[Stored items]
[Start of Attachment]

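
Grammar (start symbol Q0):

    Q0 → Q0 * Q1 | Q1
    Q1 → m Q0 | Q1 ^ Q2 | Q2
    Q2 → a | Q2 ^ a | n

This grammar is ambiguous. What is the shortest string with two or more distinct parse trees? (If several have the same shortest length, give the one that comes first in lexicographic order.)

a ^ a

length 1: no string has ≥2 trees
length 2: no string has ≥2 trees
length 3: a ^ a has 2 parse trees

Two derivations of a ^ a:
  Q0 ⇒ Q1 ⇒ Q1 ^ Q2 ⇒ Q2 ^ Q2 ⇒ a ^ Q2 ⇒ a ^ a
  Q0 ⇒ Q1 ⇒ Q2 ⇒ Q2 ^ a ⇒ a ^ a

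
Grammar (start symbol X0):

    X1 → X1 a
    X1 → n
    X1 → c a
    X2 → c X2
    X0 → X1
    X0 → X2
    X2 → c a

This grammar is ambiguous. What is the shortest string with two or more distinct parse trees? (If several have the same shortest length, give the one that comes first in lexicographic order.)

c a

length 1: no string has ≥2 trees
length 2: c a has 2 parse trees

Two derivations of c a:
  X0 ⇒ X1 ⇒ c a
  X0 ⇒ X2 ⇒ c a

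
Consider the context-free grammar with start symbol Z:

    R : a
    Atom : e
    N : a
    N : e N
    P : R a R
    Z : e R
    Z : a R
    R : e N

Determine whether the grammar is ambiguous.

Only Z, R, N are reachable from Z; ignoring the rest: Restricted to the reachable nonterminals, every rule has the form A → t or A → t B, and no two rules for the same A share a first terminal. The grammar encodes a DFA — one run per string.

Unambiguous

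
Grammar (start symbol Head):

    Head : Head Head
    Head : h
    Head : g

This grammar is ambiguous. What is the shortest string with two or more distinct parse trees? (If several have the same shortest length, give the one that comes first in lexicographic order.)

length 1: no string has ≥2 trees
length 2: no string has ≥2 trees
length 3: g g g has 2 parse trees

Two derivations of g g g:
  Head ⇒ Head Head ⇒ Head Head Head ⇒ g Head Head ⇒ g g Head ⇒ g g g
  Head ⇒ Head Head ⇒ g Head ⇒ g Head Head ⇒ g g Head ⇒ g g g

g g g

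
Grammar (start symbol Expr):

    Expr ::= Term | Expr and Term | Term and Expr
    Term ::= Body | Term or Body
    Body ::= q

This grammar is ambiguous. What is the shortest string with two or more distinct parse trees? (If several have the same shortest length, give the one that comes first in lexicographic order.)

length 1: no string has ≥2 trees
length 3: q and q has 2 parse trees

Two derivations of q and q:
  Expr ⇒ Expr and Term ⇒ Term and Term ⇒ Body and Term ⇒ q and Term ⇒ q and Body ⇒ q and q
  Expr ⇒ Term and Expr ⇒ Body and Expr ⇒ q and Expr ⇒ q and Term ⇒ q and Body ⇒ q and q

q and q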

[End of Attachment]

Description of the task ▸
Write each line of the data above out again without altering a word.

Output of the task ▸
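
Grammar (start symbol Q0):

    Q0 → Q0 * Q1 | Q1
    Q1 → m Q0 | Q1 ^ Q2 | Q2
    Q2 → a | Q2 ^ a | n

This grammar is ambiguous. What is the shortest string with two or more distinct parse trees? (If several have the same shortest length, give the one that comes first in lexicographic order.)

a ^ a

length 1: no string has ≥2 trees
length 2: no string has ≥2 trees
length 3: a ^ a has 2 parse trees

Two derivations of a ^ a:
  Q0 ⇒ Q1 ⇒ Q1 ^ Q2 ⇒ Q2 ^ Q2 ⇒ a ^ Q2 ⇒ a ^ a
  Q0 ⇒ Q1 ⇒ Q2 ⇒ Q2 ^ a ⇒ a ^ a

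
Grammar (start symbol X0):

    X1 → X1 a
    X1 → n
    X1 → c a
    X2 → c X2
    X0 → X1
    X0 → X2
    X2 → c a

This grammar is ambiguous. What is the shortest string with two or more distinct parse trees? (If several have the same shortest length, give the one that comes first in lexicographic order.)

c a

length 1: no string has ≥2 trees
length 2: c a has 2 parse trees

Two derivations of c a:
  X0 ⇒ X1 ⇒ c a
  X0 ⇒ X2 ⇒ c a

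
Consider the context-free grammar with start symbol Z:

    R : a
    Atom : e
    N : a
    N : e N
    P : R a R
    Z : e R
    Z : a R
    R : e N

Determine whether the grammar is ambiguous.

Only Z, R, N are reachable from Z; ignoring the rest: Restricted to the reachable nonterminals, every rule has the form A → t or A → t B, and no two rules for the same A share a first terminal. The grammar encodes a DFA — one run per string.

Unambiguous

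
Grammar (start symbol Head):

    Head : Head Head
    Head : h
    Head : g

This grammar is ambiguous. What is the shortest string with two or more distinct parse trees? (If several have the same shortest length, give the one that comes first in lexicographic order.)

length 1: no string has ≥2 trees
length 2: no string has ≥2 trees
length 3: g g g has 2 parse trees

Two derivations of g g g:
  Head ⇒ Head Head ⇒ Head Head Head ⇒ g Head Head ⇒ g g Head ⇒ g g g
  Head ⇒ Head Head ⇒ g Head ⇒ g Head Head ⇒ g g Head ⇒ g g g

g g g

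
Grammar (start symbol Expr):

    Expr ::= Term | Expr and Term | Term and Expr
    Term ::= Body | Term or Body
    Body ::= q

This grammar is ambiguous. What is the shortest string with two or more distinct parse trees? (If several have the same shortest length, give the one that comes first in lexicographic order.)

length 1: no string has ≥2 trees
length 3: q and q has 2 parse trees

Two derivations of q and q:
  Expr ⇒ Expr and Term ⇒ Term and Term ⇒ Body and Term ⇒ q and Term ⇒ q and Body ⇒ q and q
  Expr ⇒ Term and Expr ⇒ Body and Expr ⇒ q and Expr ⇒ q and Term ⇒ q and Body ⇒ q and q

q and q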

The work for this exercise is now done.